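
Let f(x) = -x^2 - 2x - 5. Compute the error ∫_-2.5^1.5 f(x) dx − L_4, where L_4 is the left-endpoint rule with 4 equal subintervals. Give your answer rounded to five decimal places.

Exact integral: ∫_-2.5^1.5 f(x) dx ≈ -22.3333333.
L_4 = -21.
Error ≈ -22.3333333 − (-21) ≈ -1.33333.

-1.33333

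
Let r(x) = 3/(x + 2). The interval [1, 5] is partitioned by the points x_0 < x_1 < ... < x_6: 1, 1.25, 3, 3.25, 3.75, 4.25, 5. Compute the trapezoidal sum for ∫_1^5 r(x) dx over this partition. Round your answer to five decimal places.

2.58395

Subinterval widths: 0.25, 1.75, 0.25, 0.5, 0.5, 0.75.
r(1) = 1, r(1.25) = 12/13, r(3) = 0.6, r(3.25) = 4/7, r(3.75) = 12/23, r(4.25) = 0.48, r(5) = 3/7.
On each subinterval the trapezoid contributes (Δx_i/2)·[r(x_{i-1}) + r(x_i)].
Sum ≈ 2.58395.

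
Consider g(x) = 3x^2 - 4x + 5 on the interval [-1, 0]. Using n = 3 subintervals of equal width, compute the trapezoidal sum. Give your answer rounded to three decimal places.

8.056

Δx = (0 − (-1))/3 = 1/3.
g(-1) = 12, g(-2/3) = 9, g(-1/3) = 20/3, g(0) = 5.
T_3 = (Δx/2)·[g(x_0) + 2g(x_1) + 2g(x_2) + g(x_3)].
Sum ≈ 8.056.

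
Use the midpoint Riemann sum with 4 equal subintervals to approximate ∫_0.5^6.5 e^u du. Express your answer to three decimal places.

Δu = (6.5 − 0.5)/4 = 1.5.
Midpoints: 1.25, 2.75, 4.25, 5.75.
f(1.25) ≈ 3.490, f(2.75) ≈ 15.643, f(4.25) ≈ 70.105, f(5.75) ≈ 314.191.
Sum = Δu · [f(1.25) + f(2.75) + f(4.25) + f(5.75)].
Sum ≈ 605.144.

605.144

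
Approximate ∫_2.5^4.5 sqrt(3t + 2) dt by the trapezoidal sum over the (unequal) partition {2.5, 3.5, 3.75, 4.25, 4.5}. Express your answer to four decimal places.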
--------------------------------------------------
### [AIM OF THE EXERCISE]
Recreate the full listing above precisely.

### [ANSWER BOX]
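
Let f(x) = -x^2 - 2x - 5. Compute the error ∫_-2.5^1.5 f(x) dx − L_4, where L_4 is the left-endpoint rule with 4 equal subintervals. Give your answer rounded to five decimal places.

Exact integral: ∫_-2.5^1.5 f(x) dx ≈ -22.3333333.
L_4 = -21.
Error ≈ -22.3333333 − (-21) ≈ -1.33333.

-1.33333

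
Let r(x) = 3/(x + 2). The interval [1, 5] is partitioned by the points x_0 < x_1 < ... < x_6: 1, 1.25, 3, 3.25, 3.75, 4.25, 5. Compute the trapezoidal sum for ∫_1^5 r(x) dx over this partition. Round your answer to five decimal places.

2.58395

Subinterval widths: 0.25, 1.75, 0.25, 0.5, 0.5, 0.75.
r(1) = 1, r(1.25) = 12/13, r(3) = 0.6, r(3.25) = 4/7, r(3.75) = 12/23, r(4.25) = 0.48, r(5) = 3/7.
On each subinterval the trapezoid contributes (Δx_i/2)·[r(x_{i-1}) + r(x_i)].
Sum ≈ 2.58395.

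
Consider g(x) = 3x^2 - 4x + 5 on the interval [-1, 0]. Using n = 3 subintervals of equal width, compute the trapezoidal sum. Give your answer rounded to three decimal places.

8.056

Δx = (0 − (-1))/3 = 1/3.
g(-1) = 12, g(-2/3) = 9, g(-1/3) = 20/3, g(0) = 5.
T_3 = (Δx/2)·[g(x_0) + 2g(x_1) + 2g(x_2) + g(x_3)].
Sum ≈ 8.056.

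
Use the midpoint Riemann sum with 4 equal subintervals to approximate ∫_0.5^6.5 e^u du. Express your answer to three decimal places.

Δu = (6.5 − 0.5)/4 = 1.5.
Midpoints: 1.25, 2.75, 4.25, 5.75.
f(1.25) ≈ 3.490, f(2.75) ≈ 15.643, f(4.25) ≈ 70.105, f(5.75) ≈ 314.191.
Sum = Δu · [f(1.25) + f(2.75) + f(4.25) + f(5.75)].
Sum ≈ 605.144.

605.144

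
Approximate ∫_2.5^4.5 sqrt(3t + 2) dt by the trapezoidal sum over the (unequal) partition {2.5, 3.5, 3.75, 4.25, 4.5}. Express your answer to four decimal places.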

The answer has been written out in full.